Exercise description: Go through the records and count the lines where the string "virtual" occurs. Reply with the number only.

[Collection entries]
+++
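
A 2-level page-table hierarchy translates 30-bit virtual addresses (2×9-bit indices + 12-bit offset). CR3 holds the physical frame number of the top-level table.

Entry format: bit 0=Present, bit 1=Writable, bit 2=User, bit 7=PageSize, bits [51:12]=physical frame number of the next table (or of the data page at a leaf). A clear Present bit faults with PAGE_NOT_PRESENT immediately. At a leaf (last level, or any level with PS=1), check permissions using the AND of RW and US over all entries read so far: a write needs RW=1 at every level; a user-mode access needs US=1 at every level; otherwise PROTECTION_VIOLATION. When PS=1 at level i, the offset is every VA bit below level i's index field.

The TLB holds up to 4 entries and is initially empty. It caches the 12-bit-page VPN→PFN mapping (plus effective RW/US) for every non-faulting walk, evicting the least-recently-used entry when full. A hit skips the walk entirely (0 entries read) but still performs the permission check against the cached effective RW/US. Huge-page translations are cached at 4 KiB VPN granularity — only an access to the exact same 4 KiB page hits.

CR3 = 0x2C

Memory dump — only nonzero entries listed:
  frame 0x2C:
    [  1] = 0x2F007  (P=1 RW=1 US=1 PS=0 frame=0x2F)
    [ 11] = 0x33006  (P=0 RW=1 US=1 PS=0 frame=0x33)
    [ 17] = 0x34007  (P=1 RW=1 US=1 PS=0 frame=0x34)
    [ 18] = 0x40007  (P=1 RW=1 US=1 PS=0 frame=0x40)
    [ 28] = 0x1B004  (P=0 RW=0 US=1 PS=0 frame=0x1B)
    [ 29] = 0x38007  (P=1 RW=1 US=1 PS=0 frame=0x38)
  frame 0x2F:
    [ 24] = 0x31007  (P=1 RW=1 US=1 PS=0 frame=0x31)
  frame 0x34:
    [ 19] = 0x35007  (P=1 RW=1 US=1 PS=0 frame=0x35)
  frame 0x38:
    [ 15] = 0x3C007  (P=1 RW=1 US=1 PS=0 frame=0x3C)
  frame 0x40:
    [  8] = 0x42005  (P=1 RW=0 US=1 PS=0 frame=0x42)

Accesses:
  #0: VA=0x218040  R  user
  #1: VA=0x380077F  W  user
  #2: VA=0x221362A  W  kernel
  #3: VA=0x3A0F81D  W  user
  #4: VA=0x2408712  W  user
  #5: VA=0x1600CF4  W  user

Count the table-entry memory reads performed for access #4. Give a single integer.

Walk each access:
#0 VA=0x218040 (r,user):
  [0] read 0x2C idx=1: raw=0x2F007 flags P=1 W=1 U=1 S=0
  [1] read 0x2F idx=24: raw=0x31007 flags P=1 W=1 U=1 S=0
  ⇒ phys 0x31040  [2 reads]
#1 VA=0x380077F (w,user):
  [0] read 0x2C idx=28: raw=0x1B004 flags P=0 W=0 U=1 S=0
  ⇒ fault: PAGE_NOT_PRESENT  — 1 lookups
#2 VA=0x221362A (w,kernel):
  [0] read 0x2C idx=17: raw=0x34007 flags P=1 W=1 U=1 S=0
  [1] read 0x34 idx=19: raw=0x35007 flags P=1 W=1 U=1 S=0
  ⇒ phys 0x3562A  [2 reads]
#3 VA=0x3A0F81D (w,user):
  [0] read 0x2C idx=29: raw=0x38007 flags P=1 W=1 U=1 S=0
  [1] read 0x38 idx=15: raw=0x3C007 flags P=1 W=1 U=1 S=0
  ⇒ phys 0x3C81D  [2 reads]
#4 VA=0x2408712 (w,user):
  [0] read 0x2C idx=18: raw=0x40007 flags P=1 W=1 U=1 S=0
  [1] read 0x40 idx=8: raw=0x42005 flags P=1 W=0 U=1 S=0
  ⇒ fault: PROTECTION_VIOLATION  — 2 lookups
#5 VA=0x1600CF4 (w,user):
  [0] read 0x2C idx=11: raw=0x33006 flags P=0 W=1 U=1 S=0
  ⇒ fault: PAGE_NOT_PRESENT  — 1 lookups

Entries read for #4: 2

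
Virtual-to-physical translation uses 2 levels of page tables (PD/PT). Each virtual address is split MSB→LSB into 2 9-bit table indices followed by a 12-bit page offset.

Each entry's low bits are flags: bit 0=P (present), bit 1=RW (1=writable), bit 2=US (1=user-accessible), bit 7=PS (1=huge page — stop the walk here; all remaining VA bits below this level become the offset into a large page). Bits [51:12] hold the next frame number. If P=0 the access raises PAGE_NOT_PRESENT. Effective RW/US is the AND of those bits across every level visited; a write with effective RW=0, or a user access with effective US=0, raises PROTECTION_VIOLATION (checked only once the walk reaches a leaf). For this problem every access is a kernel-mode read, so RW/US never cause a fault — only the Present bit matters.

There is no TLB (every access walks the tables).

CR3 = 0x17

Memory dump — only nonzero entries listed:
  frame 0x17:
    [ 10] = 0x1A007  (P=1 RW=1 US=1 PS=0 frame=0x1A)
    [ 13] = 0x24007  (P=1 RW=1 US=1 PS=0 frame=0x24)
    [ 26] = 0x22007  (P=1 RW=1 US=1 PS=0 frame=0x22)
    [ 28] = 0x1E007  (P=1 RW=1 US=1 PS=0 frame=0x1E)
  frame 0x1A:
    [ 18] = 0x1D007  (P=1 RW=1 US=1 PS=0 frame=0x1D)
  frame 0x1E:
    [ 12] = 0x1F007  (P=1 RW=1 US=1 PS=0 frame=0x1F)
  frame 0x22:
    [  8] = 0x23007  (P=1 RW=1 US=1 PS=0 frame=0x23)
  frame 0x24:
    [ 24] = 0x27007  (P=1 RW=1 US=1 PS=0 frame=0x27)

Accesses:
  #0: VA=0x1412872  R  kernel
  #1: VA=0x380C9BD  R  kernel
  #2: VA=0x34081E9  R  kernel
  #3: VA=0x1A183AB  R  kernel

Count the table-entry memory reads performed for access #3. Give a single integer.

Walk each access:
#0 VA=0x1412872 (r,kernel):
  lvl0: tbl 0x17, slot 10 ⇒ 0x1A007 (P1/RW1/US1/PS0)
  lvl1: tbl 0x1A, slot 18 ⇒ 0x1D007 (P1/RW1/US1/PS0)
  ⇒ phys 0x1D872  [2 reads]
#1 VA=0x380C9BD (r,kernel):
  lvl0: tbl 0x17, slot 28 ⇒ 0x1E007 (P1/RW1/US1/PS0)
  lvl1: tbl 0x1E, slot 12 ⇒ 0x1F007 (P1/RW1/US1/PS0)
  ⇒ phys 0x1F9BD  [2 reads]
#2 VA=0x34081E9 (r,kernel):
  lvl0: tbl 0x17, slot 26 ⇒ 0x22007 (P1/RW1/US1/PS0)
  lvl1: tbl 0x22, slot 8 ⇒ 0x23007 (P1/RW1/US1/PS0)
  ⇒ phys 0x231E9  [2 reads]
#3 VA=0x1A183AB (r,kernel):
  lvl0: tbl 0x17, slot 13 ⇒ 0x24007 (P1/RW1/US1/PS0)
  lvl1: tbl 0x24, slot 24 ⇒ 0x27007 (P1/RW1/US1/PS0)
  ⇒ phys 0x273AB  [2 reads]

Entries read for #3: 2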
+++
Worked solution: 2